• To do:
Nothing in the data should be altered when it is repeated in full.

[Stored data]
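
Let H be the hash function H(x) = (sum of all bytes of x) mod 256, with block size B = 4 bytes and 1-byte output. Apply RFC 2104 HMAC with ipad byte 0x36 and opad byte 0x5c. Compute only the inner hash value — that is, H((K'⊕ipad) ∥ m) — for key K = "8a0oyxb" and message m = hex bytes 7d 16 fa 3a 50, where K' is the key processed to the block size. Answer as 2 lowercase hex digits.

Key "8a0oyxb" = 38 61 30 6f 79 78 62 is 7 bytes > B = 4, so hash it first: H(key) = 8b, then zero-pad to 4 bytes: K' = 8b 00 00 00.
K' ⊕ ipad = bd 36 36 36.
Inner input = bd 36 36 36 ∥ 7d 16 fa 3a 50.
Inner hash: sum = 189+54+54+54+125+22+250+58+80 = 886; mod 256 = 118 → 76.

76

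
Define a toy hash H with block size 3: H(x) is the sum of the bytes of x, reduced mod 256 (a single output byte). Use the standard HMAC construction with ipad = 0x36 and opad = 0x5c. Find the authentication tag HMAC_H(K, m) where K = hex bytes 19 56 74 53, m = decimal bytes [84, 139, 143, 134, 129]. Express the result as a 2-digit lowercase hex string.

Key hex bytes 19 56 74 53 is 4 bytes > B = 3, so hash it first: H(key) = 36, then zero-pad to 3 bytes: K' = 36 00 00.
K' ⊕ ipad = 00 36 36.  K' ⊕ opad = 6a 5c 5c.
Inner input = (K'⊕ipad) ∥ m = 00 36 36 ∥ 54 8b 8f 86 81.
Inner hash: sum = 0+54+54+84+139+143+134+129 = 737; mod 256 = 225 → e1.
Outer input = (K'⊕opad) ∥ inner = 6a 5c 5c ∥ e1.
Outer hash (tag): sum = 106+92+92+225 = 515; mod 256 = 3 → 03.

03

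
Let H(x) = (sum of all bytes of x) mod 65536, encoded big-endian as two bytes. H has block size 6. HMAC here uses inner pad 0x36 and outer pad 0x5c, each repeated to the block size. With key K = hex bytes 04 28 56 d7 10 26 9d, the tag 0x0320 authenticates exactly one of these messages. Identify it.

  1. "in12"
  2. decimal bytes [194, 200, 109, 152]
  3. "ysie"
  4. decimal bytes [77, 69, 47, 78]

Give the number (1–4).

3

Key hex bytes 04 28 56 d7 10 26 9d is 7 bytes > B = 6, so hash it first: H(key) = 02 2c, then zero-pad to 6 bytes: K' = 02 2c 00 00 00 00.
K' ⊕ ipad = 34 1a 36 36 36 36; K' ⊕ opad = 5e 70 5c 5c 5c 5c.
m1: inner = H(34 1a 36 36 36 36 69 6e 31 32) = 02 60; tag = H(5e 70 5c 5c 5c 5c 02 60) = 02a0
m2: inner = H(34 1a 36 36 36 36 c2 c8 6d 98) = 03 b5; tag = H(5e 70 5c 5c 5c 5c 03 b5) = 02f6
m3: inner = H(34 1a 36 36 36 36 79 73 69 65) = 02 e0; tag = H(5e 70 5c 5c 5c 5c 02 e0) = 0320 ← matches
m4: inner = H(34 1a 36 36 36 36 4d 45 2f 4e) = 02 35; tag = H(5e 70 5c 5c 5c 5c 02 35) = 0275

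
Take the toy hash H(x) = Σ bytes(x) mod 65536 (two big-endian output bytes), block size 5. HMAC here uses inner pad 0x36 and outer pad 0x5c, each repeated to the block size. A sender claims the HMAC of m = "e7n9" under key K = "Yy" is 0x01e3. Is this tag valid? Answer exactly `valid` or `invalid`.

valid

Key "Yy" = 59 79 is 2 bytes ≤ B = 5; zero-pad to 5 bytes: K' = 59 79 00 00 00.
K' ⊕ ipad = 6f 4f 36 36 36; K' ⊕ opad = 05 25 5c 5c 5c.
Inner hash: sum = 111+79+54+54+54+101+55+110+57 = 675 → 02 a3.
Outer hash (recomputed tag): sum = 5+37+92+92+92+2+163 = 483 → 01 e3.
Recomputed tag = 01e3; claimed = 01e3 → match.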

• Response:
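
Let H be the hash function H(x) = (sum of all bytes of x) mod 256, with block size B = 4 bytes and 1-byte output. Apply RFC 2104 HMAC with ipad byte 0x36 and opad byte 0x5c. Compute only the inner hash value — that is, H((K'⊕ipad) ∥ m) — for key K = "8a0oyxb" and message m = hex bytes 7d 16 fa 3a 50, where K' is the key processed to the block size. Answer as 2 lowercase hex digits.

Key "8a0oyxb" = 38 61 30 6f 79 78 62 is 7 bytes > B = 4, so hash it first: H(key) = 8b, then zero-pad to 4 bytes: K' = 8b 00 00 00.
K' ⊕ ipad = bd 36 36 36.
Inner input = bd 36 36 36 ∥ 7d 16 fa 3a 50.
Inner hash: sum = 189+54+54+54+125+22+250+58+80 = 886; mod 256 = 118 → 76.

76

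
Define a toy hash H with block size 3: H(x) is the sum of the bytes of x, reduced mod 256 (a single output byte). Use the standard HMAC construction with ipad = 0x36 and opad = 0x5c. Find the authentication tag HMAC_H(K, m) where K = hex bytes 19 56 74 53, m = decimal bytes [84, 139, 143, 134, 129]. Express the result as a 2-digit lowercase hex string.

Key hex bytes 19 56 74 53 is 4 bytes > B = 3, so hash it first: H(key) = 36, then zero-pad to 3 bytes: K' = 36 00 00.
K' ⊕ ipad = 00 36 36.  K' ⊕ opad = 6a 5c 5c.
Inner input = (K'⊕ipad) ∥ m = 00 36 36 ∥ 54 8b 8f 86 81.
Inner hash: sum = 0+54+54+84+139+143+134+129 = 737; mod 256 = 225 → e1.
Outer input = (K'⊕opad) ∥ inner = 6a 5c 5c ∥ e1.
Outer hash (tag): sum = 106+92+92+225 = 515; mod 256 = 3 → 03.

03

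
Let H(x) = (sum of all bytes of x) mod 65536, encoded big-endian as two bytes. H has block size 6. HMAC here uses inner pad 0x36 and outer pad 0x5c, each repeated to the block size. With key K = hex bytes 04 28 56 d7 10 26 9d, the tag 0x0320 authenticates exactly one of these messages. Identify it.

  1. "in12"
  2. decimal bytes [194, 200, 109, 152]
  3. "ysie"
  4. decimal bytes [77, 69, 47, 78]

Give the number (1–4).

3

Key hex bytes 04 28 56 d7 10 26 9d is 7 bytes > B = 6, so hash it first: H(key) = 02 2c, then zero-pad to 6 bytes: K' = 02 2c 00 00 00 00.
K' ⊕ ipad = 34 1a 36 36 36 36; K' ⊕ opad = 5e 70 5c 5c 5c 5c.
m1: inner = H(34 1a 36 36 36 36 69 6e 31 32) = 02 60; tag = H(5e 70 5c 5c 5c 5c 02 60) = 02a0
m2: inner = H(34 1a 36 36 36 36 c2 c8 6d 98) = 03 b5; tag = H(5e 70 5c 5c 5c 5c 03 b5) = 02f6
m3: inner = H(34 1a 36 36 36 36 79 73 69 65) = 02 e0; tag = H(5e 70 5c 5c 5c 5c 02 e0) = 0320 ← matches
m4: inner = H(34 1a 36 36 36 36 4d 45 2f 4e) = 02 35; tag = H(5e 70 5c 5c 5c 5c 02 35) = 0275

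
Take the toy hash H(x) = Σ bytes(x) mod 65536 (two big-endian output bytes), block size 5. HMAC here uses inner pad 0x36 and outer pad 0x5c, each repeated to the block size. A sender claims the HMAC of m = "e7n9" under key K = "Yy" is 0x01e3. Is this tag valid? Answer exactly `valid` or `invalid`.

valid

Key "Yy" = 59 79 is 2 bytes ≤ B = 5; zero-pad to 5 bytes: K' = 59 79 00 00 00.
K' ⊕ ipad = 6f 4f 36 36 36; K' ⊕ opad = 05 25 5c 5c 5c.
Inner hash: sum = 111+79+54+54+54+101+55+110+57 = 675 → 02 a3.
Outer hash (recomputed tag): sum = 5+37+92+92+92+2+163 = 483 → 01 e3.
Recomputed tag = 01e3; claimed = 01e3 → match.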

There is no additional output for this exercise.